Note each line of the entries that includes "function". Then copy those lines.

(Extracted information begins)

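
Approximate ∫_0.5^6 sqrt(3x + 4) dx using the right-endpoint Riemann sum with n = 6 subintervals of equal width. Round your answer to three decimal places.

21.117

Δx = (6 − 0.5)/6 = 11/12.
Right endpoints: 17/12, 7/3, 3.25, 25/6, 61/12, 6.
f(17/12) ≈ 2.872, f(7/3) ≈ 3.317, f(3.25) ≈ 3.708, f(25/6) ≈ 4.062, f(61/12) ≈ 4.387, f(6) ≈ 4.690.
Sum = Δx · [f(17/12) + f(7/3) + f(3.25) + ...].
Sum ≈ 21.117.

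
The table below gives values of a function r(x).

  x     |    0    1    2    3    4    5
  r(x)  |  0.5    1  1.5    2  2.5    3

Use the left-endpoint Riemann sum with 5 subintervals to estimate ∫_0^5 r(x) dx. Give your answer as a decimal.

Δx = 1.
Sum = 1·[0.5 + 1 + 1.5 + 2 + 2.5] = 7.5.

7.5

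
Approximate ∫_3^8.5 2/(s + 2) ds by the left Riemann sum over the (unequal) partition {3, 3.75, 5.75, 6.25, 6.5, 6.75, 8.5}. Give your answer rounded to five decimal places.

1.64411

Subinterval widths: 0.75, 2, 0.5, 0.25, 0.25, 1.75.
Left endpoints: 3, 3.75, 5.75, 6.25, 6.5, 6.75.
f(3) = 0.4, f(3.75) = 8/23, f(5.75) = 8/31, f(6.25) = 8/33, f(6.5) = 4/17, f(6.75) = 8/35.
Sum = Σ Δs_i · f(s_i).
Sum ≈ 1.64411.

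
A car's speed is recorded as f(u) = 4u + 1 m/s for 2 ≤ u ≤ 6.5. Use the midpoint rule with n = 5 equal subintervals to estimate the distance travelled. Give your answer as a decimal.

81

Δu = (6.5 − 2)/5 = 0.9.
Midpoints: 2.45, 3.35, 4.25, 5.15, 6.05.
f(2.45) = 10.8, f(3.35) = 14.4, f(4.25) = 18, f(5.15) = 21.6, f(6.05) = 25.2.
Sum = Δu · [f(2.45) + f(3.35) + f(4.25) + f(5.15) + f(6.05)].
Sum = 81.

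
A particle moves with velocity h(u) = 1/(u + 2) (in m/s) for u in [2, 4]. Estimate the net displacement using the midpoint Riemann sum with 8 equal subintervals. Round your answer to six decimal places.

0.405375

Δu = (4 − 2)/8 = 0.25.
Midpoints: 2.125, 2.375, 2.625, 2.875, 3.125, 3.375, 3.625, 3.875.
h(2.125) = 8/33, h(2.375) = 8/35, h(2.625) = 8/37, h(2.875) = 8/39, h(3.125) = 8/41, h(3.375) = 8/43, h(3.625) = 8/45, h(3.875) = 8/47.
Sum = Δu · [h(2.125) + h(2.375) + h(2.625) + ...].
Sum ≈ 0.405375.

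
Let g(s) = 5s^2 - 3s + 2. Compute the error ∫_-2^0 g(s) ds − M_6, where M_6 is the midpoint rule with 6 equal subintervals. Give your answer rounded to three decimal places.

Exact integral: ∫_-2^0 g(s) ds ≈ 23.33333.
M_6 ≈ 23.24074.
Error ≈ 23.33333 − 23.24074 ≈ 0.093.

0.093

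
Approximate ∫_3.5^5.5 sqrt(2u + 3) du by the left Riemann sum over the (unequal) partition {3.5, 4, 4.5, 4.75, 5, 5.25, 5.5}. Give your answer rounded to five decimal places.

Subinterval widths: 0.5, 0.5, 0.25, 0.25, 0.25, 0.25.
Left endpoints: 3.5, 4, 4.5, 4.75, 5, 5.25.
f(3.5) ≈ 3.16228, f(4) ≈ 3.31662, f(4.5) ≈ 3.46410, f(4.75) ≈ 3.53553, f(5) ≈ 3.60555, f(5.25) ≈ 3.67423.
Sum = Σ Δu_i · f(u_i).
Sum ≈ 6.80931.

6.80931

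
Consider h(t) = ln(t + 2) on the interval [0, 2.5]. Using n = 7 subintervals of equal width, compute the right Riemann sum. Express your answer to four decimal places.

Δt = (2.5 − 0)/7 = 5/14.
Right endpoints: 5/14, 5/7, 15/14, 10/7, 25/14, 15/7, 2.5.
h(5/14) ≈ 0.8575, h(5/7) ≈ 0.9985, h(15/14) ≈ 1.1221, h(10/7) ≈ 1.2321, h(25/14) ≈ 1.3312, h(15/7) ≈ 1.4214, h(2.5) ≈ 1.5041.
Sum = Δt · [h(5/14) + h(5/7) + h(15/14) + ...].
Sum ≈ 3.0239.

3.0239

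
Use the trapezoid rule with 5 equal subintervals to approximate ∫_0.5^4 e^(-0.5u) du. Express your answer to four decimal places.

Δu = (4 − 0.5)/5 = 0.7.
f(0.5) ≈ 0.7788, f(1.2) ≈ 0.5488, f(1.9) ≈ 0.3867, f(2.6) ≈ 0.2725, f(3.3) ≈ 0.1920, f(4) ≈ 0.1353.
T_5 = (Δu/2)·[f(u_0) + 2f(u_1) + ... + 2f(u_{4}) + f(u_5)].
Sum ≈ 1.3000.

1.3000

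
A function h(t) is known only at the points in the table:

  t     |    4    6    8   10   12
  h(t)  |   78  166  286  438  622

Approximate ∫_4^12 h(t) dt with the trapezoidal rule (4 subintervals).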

(Extracted information ends)
(Extracted information begins)

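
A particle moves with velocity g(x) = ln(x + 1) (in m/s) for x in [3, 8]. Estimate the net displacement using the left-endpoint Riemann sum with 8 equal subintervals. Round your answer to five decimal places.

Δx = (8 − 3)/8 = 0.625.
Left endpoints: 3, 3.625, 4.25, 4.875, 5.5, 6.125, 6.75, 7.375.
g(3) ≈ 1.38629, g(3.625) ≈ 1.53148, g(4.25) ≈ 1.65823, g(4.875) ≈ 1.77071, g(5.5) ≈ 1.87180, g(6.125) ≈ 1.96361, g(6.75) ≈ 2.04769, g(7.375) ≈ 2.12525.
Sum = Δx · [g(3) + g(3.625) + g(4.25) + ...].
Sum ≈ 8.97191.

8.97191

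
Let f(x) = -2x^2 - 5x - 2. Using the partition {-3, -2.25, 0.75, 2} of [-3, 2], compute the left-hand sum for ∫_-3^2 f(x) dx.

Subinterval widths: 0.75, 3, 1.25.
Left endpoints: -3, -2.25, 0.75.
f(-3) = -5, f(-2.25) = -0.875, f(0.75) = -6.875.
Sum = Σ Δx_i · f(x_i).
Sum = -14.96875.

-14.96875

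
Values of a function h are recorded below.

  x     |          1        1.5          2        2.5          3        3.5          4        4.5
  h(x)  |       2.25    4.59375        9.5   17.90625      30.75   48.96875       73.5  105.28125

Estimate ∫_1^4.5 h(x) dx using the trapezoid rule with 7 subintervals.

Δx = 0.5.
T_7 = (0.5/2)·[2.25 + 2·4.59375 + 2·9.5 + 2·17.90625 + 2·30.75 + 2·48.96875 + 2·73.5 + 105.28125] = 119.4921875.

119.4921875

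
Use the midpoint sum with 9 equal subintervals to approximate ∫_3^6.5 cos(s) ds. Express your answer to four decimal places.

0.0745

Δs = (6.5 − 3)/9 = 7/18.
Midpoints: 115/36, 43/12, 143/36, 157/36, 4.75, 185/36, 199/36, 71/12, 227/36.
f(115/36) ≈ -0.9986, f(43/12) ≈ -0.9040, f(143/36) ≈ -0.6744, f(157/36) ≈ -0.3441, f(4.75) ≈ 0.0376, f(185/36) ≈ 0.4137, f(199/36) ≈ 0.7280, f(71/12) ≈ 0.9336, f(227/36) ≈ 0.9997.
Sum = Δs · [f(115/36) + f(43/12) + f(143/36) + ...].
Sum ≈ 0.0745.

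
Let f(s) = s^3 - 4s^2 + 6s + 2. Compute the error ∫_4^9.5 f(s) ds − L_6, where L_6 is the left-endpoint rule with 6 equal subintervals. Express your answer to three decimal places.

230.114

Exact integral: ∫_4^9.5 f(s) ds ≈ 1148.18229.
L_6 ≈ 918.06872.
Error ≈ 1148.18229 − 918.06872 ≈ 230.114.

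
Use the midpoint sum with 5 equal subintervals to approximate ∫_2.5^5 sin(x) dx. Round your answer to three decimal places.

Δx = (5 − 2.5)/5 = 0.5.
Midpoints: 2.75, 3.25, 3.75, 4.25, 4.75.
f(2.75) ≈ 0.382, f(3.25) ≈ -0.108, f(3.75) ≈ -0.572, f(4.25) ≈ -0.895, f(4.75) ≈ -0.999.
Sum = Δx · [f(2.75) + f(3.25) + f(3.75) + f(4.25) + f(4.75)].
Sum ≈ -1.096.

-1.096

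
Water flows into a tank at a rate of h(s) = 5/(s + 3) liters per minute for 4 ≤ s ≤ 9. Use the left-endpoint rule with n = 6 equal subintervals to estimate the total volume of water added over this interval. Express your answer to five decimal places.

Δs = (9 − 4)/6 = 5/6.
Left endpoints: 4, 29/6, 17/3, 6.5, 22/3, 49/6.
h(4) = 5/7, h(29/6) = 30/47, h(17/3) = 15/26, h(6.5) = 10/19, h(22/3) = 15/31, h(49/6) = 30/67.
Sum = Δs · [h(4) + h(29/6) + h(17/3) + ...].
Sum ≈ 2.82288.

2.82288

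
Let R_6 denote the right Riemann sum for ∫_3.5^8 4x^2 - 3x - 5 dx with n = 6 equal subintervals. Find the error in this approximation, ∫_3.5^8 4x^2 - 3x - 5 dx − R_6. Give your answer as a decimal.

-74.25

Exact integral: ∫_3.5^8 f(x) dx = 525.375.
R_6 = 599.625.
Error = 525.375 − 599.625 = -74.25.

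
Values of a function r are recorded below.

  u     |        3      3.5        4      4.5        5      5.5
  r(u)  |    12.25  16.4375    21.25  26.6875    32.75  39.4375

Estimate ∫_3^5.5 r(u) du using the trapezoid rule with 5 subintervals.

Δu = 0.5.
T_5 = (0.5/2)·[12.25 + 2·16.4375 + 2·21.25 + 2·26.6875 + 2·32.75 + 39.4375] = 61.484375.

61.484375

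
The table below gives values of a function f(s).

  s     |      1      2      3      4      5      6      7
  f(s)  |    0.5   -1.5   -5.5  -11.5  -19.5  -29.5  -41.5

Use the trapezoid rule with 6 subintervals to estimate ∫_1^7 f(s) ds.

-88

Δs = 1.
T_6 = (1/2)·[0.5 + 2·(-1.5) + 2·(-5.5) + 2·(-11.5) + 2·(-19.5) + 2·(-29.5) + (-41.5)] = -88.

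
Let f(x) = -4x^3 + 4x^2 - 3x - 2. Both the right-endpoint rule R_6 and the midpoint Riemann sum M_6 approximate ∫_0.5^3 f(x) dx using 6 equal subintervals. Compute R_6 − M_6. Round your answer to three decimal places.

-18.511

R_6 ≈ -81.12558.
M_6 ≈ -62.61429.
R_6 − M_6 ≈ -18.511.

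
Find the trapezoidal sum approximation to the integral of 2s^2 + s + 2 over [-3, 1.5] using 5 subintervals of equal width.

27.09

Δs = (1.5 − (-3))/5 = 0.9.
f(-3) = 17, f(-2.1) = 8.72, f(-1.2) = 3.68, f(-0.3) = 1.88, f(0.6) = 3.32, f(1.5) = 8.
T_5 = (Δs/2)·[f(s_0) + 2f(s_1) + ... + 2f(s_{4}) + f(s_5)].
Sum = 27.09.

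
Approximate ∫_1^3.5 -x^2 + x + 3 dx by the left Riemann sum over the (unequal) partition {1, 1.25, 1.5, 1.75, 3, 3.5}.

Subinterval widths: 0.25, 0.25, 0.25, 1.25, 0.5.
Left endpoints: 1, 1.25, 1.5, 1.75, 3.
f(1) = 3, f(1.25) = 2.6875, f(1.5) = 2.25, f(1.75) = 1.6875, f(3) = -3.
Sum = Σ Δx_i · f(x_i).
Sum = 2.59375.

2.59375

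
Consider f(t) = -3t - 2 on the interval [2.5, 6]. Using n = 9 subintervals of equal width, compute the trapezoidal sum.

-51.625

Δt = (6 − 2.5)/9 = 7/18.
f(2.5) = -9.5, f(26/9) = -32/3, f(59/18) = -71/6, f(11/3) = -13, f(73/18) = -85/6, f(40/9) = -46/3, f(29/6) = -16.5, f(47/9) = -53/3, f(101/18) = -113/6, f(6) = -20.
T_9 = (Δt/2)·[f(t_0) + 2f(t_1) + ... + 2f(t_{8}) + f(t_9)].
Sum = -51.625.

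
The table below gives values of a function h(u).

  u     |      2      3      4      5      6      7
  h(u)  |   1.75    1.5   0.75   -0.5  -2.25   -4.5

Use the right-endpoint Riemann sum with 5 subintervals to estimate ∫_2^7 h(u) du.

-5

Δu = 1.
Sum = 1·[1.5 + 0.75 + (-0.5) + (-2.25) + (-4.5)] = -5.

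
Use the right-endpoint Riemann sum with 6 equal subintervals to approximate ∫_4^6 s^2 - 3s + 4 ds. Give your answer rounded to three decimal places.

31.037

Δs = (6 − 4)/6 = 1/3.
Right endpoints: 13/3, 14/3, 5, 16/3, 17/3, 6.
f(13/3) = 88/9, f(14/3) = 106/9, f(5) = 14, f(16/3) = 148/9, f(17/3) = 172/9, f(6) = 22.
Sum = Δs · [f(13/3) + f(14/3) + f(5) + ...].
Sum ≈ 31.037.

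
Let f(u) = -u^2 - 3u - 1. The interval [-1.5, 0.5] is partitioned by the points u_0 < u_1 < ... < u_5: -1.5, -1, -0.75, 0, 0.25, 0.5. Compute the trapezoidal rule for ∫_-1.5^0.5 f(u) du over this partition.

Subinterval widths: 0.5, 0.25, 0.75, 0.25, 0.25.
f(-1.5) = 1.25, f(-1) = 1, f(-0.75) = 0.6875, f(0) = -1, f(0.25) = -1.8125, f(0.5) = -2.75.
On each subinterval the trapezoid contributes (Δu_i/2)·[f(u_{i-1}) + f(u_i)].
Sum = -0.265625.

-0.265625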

(Extracted information ends)
(Extracted information begins)

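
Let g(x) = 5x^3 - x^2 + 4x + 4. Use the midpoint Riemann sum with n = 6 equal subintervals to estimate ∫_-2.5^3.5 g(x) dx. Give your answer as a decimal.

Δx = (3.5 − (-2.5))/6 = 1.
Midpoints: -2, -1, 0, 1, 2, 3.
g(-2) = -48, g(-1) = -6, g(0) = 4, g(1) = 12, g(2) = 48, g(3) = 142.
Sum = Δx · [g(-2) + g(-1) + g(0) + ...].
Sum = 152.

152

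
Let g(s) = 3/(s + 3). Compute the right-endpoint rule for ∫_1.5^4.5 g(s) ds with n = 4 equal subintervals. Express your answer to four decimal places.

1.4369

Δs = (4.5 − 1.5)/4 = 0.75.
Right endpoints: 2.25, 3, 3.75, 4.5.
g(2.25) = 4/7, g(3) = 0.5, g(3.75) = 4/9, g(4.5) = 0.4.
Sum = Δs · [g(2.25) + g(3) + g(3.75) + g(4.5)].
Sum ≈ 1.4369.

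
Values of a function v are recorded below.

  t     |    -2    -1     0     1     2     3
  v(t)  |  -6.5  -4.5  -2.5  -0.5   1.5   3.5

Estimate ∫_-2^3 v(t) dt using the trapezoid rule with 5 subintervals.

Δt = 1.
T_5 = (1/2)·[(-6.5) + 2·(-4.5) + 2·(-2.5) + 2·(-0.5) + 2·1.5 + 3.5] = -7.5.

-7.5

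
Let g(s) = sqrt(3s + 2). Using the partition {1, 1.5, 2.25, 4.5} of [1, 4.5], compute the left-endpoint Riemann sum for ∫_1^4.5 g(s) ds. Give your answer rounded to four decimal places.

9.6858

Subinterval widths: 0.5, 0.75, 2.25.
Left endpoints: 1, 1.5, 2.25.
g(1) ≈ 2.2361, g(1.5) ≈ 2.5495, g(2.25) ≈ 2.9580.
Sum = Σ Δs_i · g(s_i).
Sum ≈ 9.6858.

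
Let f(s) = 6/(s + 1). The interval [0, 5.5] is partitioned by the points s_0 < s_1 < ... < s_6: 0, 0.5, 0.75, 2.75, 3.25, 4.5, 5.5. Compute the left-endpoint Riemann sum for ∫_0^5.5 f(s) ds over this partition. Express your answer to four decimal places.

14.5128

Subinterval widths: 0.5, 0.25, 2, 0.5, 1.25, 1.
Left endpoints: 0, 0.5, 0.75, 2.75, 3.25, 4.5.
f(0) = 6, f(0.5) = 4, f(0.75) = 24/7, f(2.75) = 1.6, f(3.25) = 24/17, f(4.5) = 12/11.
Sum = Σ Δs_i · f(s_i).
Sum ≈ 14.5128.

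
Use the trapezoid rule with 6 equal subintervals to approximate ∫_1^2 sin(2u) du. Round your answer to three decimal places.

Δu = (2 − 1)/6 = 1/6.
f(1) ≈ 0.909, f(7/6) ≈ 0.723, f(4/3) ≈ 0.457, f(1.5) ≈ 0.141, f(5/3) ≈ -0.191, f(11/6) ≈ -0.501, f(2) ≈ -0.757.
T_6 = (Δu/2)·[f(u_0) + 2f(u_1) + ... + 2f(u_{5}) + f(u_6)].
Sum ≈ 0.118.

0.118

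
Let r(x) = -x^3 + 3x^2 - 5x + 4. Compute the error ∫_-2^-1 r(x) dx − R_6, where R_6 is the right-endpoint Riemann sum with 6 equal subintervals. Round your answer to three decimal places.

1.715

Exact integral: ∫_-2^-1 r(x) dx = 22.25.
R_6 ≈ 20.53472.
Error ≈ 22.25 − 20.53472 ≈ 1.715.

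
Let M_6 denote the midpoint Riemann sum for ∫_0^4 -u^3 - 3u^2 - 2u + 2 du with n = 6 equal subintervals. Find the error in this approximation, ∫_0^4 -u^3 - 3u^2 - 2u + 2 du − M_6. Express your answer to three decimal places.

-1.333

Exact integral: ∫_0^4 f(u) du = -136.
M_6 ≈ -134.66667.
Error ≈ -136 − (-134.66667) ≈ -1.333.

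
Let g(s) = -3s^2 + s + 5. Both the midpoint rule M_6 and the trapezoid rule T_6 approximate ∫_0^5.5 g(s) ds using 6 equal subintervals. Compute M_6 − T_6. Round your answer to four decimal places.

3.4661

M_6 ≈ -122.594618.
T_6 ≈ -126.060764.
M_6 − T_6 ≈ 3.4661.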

(Extracted information ends)

Exercise output
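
The table below gives values of a function r(x).
A function h(t) is known only at the points in the table:
Values of a function h are recorded below.
Values of a function r are recorded below.
The table below gives values of a function f(s).
The table below gives values of a function h(u).
Values of a function v are recorded below.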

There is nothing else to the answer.